INPUT FOR THIS TASK Block Start

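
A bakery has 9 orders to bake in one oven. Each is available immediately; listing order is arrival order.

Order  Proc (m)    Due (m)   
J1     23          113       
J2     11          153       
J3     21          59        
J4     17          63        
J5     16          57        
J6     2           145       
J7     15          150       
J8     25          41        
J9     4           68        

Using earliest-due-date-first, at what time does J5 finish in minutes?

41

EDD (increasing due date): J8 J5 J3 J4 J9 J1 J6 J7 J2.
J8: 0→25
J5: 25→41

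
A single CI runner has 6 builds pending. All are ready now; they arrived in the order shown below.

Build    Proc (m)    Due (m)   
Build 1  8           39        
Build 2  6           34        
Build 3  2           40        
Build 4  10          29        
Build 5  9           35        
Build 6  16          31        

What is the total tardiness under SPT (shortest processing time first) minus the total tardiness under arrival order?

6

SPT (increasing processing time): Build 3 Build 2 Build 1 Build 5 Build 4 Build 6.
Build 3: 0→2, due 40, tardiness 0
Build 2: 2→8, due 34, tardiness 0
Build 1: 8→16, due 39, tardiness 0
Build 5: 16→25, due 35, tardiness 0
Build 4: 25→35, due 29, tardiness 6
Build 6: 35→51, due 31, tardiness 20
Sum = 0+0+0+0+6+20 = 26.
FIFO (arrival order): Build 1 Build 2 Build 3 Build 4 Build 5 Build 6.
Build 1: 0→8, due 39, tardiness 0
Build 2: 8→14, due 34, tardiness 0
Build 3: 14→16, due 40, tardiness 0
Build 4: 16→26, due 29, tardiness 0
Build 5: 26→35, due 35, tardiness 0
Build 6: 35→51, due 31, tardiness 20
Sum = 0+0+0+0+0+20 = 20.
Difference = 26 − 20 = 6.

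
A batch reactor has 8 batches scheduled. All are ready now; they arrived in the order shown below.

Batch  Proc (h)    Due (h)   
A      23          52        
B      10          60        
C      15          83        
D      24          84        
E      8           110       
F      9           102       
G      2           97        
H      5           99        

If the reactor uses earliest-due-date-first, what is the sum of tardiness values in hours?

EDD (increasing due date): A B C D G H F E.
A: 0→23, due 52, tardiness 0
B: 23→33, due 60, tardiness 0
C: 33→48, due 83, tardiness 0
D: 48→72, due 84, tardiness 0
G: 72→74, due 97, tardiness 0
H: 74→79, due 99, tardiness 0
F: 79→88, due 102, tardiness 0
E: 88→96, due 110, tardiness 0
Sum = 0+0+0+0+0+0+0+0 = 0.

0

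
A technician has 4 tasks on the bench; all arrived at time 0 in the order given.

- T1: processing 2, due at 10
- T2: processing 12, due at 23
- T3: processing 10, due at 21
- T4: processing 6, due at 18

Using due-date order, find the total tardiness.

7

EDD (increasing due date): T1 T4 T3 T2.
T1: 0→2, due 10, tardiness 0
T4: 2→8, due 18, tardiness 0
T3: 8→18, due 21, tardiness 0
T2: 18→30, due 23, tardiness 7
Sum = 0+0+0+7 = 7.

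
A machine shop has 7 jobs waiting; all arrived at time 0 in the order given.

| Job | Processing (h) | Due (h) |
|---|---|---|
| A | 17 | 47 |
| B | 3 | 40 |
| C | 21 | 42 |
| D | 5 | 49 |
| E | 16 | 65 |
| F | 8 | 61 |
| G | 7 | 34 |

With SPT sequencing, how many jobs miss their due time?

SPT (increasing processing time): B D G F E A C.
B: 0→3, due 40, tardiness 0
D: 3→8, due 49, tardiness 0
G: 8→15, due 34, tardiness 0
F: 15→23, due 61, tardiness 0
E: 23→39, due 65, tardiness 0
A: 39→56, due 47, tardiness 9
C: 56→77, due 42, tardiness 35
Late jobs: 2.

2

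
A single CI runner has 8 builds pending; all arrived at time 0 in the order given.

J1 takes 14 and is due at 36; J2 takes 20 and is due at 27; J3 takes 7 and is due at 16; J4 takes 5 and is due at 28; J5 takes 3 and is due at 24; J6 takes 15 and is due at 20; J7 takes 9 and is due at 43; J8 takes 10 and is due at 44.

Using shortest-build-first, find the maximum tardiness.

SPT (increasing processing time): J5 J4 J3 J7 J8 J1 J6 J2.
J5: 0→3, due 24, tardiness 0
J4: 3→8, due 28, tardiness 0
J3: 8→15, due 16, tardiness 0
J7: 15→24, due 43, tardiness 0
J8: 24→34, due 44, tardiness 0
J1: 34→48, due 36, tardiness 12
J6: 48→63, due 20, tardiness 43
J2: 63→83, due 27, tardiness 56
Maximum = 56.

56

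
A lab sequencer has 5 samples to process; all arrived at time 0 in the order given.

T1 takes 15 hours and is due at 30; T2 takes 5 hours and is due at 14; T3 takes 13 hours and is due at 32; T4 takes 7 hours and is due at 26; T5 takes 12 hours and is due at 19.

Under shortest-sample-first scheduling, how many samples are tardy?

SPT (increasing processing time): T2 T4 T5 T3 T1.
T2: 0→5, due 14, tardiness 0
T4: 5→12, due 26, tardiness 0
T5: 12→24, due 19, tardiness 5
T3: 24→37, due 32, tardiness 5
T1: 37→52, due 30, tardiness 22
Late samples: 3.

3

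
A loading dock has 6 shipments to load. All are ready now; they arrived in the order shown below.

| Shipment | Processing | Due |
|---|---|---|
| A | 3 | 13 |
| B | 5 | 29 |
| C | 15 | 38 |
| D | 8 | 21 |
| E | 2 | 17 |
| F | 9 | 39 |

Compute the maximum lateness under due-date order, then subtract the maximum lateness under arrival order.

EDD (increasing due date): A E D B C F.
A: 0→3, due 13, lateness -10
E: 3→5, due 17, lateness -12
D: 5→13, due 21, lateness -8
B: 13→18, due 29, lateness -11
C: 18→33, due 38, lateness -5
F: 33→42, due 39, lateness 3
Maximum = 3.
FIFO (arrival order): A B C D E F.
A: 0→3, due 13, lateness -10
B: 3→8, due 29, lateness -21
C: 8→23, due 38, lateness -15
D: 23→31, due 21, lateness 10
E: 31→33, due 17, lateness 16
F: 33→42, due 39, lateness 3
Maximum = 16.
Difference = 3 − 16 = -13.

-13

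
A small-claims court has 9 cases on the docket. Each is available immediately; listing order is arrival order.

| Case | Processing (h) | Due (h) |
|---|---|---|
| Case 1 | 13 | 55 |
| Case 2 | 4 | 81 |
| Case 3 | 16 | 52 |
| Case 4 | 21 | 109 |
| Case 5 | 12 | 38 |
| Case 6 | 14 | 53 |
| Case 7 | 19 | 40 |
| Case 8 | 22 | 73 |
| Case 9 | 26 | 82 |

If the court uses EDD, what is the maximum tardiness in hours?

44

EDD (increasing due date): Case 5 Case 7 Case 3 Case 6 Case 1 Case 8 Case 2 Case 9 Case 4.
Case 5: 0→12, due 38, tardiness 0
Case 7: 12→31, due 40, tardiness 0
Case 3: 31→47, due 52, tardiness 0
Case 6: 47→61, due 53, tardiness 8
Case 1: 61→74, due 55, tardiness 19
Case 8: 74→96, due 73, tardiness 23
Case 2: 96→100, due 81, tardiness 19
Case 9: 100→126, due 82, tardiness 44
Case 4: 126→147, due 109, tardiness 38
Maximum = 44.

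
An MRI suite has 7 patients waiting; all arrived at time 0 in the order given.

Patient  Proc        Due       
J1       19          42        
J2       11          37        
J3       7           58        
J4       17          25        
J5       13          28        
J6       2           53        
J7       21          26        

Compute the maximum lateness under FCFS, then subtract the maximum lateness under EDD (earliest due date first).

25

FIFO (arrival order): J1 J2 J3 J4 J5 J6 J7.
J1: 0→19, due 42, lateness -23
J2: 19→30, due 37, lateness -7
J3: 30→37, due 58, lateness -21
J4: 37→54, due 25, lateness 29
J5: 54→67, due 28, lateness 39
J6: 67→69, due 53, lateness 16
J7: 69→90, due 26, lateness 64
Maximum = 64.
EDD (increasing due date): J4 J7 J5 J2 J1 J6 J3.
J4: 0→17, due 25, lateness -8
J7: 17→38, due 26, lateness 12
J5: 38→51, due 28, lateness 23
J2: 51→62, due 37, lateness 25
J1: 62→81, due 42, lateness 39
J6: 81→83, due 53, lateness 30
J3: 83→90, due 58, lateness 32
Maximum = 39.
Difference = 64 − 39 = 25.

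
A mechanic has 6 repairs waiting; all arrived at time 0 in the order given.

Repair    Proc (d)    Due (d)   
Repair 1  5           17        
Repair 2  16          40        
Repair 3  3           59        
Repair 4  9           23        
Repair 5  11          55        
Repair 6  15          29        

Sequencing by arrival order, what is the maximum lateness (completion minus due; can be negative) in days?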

INPUT FOR THIS TASK Block End
INPUT FOR THIS TASK Block Start

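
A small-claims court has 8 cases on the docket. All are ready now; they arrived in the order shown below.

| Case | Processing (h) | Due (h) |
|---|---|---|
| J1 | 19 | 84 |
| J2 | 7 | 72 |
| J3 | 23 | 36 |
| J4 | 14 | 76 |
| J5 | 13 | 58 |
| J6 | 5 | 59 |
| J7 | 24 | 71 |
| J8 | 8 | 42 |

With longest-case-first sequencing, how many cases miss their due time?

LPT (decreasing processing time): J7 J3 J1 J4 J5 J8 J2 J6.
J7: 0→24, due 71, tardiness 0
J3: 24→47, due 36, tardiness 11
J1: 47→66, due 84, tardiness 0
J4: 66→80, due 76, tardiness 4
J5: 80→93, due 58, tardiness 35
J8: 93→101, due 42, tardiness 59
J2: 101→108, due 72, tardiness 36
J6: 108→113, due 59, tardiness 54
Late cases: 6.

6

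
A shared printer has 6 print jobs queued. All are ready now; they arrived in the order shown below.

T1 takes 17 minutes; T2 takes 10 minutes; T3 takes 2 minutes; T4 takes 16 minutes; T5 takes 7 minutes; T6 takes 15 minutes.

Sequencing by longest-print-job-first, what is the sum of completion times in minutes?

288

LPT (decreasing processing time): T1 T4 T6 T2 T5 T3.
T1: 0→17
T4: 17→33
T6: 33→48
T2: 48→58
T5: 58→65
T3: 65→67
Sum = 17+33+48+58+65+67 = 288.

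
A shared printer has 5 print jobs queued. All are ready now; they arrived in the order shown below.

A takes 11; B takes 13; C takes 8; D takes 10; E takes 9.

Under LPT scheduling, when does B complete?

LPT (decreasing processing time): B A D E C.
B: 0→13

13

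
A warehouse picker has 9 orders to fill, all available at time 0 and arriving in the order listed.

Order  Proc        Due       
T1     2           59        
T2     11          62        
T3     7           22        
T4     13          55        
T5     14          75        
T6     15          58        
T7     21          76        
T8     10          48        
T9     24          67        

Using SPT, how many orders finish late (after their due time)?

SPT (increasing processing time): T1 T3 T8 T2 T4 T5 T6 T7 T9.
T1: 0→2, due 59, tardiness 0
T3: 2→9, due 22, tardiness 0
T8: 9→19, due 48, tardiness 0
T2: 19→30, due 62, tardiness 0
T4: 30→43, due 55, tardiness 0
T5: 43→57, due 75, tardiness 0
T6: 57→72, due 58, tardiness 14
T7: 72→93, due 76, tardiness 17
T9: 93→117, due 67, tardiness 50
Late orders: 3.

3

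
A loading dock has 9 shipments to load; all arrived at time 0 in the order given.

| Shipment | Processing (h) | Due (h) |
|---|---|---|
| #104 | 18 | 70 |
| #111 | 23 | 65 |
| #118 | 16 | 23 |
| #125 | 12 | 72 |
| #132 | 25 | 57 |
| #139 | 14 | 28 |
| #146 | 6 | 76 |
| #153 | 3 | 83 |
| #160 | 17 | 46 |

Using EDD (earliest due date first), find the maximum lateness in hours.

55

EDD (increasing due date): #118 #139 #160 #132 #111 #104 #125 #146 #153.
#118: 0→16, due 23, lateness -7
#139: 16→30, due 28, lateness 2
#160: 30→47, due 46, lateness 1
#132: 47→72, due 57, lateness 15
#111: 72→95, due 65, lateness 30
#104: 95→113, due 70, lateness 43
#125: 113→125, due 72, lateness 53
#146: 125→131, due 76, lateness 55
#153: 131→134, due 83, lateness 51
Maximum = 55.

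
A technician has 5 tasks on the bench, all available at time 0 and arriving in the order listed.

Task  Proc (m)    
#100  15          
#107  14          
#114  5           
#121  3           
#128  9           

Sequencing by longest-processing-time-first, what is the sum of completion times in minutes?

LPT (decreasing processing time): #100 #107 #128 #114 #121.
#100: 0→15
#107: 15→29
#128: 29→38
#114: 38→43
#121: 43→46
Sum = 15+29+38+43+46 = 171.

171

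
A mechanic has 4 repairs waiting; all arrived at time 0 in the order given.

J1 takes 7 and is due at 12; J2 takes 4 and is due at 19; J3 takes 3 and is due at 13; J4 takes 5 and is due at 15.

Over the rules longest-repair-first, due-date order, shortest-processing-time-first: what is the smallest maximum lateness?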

INPUT FOR THIS TASK Block End
INPUT FOR THIS TASK Block Start

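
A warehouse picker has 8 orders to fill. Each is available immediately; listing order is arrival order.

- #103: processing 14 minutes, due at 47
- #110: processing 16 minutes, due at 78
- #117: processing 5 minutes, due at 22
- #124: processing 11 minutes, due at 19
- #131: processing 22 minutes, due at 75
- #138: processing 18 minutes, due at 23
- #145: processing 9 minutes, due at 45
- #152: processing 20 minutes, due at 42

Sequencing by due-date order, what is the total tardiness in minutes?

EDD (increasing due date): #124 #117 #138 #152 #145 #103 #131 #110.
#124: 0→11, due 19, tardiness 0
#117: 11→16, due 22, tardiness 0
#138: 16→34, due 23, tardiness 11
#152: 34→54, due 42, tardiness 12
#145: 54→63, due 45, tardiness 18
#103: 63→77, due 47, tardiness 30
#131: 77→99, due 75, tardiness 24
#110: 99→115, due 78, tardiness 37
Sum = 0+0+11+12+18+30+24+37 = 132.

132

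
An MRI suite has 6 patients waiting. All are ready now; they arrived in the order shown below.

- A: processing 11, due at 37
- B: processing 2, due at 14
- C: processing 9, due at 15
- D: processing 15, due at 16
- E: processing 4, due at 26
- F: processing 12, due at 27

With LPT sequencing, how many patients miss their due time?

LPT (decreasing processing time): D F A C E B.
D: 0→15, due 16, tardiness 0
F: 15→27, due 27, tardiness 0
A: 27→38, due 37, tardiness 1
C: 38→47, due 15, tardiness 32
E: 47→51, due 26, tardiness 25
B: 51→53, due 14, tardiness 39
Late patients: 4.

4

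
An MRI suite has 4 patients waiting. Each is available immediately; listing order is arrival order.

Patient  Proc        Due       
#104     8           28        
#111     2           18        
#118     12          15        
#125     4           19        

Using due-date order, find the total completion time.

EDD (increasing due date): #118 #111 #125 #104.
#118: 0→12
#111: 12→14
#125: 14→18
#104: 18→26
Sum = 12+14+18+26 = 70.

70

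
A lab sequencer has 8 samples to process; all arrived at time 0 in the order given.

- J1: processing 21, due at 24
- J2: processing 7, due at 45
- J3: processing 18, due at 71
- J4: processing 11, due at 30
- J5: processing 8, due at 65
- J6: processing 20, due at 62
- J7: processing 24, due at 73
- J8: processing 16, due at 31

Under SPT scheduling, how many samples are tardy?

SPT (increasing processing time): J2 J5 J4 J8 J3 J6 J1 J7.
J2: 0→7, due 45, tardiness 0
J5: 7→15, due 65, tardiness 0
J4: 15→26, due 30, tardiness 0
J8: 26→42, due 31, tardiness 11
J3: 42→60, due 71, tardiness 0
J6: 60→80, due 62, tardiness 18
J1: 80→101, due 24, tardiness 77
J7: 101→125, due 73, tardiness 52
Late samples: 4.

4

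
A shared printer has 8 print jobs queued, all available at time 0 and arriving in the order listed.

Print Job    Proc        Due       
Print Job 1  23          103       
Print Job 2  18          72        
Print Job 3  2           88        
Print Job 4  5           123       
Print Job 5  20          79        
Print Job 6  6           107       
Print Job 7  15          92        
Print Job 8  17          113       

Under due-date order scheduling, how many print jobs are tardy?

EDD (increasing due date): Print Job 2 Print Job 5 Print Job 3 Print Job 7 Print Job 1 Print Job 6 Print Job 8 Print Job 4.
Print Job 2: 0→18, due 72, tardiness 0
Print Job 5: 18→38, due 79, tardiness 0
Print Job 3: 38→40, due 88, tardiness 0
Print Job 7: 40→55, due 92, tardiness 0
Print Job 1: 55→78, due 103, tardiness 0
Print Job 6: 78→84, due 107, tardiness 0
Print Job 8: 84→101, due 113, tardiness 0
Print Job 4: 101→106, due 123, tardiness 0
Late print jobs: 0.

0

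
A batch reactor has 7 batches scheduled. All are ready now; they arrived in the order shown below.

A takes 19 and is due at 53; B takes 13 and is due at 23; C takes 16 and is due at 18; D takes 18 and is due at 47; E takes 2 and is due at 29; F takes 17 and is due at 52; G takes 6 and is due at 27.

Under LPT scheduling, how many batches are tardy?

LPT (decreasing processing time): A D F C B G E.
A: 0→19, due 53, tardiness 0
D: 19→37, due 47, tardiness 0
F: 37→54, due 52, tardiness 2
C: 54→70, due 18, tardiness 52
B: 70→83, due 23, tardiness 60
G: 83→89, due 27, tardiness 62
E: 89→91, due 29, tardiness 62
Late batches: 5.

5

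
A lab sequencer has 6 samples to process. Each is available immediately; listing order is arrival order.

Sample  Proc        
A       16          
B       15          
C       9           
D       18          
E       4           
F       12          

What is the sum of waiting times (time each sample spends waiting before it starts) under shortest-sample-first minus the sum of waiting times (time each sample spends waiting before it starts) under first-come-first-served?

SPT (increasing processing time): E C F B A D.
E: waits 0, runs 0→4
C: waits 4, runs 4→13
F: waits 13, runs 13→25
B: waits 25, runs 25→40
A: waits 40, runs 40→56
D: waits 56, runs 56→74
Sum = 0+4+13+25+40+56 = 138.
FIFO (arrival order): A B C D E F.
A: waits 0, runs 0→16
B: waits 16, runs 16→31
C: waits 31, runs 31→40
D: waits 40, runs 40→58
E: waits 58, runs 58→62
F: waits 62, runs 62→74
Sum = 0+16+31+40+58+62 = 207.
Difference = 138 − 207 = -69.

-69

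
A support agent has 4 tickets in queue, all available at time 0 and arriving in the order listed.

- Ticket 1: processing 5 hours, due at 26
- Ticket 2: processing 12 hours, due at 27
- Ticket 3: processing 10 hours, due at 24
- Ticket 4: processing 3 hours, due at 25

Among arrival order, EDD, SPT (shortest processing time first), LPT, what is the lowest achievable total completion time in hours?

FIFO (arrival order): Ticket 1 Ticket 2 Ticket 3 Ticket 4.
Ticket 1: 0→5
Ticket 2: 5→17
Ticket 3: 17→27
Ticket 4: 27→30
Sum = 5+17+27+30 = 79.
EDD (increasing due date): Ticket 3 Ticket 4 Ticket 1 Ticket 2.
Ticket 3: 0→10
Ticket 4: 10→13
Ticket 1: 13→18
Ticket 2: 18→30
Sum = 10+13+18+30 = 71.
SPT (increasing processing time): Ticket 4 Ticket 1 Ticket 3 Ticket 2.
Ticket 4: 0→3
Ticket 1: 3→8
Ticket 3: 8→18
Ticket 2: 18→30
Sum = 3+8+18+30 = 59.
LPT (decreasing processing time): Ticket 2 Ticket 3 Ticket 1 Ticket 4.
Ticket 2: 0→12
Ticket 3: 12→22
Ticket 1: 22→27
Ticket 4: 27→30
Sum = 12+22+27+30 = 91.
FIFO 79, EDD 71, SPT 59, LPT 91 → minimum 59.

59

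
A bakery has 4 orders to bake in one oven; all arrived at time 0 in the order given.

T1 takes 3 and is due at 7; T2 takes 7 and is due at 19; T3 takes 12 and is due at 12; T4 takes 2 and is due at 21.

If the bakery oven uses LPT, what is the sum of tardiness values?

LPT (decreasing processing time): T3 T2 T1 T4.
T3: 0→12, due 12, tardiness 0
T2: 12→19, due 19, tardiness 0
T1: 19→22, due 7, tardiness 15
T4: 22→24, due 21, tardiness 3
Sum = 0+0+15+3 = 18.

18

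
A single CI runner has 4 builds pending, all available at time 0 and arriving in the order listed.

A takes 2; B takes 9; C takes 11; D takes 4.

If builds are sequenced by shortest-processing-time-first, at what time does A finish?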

INPUT FOR THIS TASK Block End

• [WHAT IS REQUIRED]
Whenever a line in the records contains the word "pending", copy that line.

• [YOUR RESPONSE]
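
A single CI runner has 6 builds pending. All are ready now; they arrived in the order shown below.
A single CI runner has 8 builds pending; all arrived at time 0 in the order given.
A single CI runner has 4 builds pending, all available at time 0 and arriving in the order listed.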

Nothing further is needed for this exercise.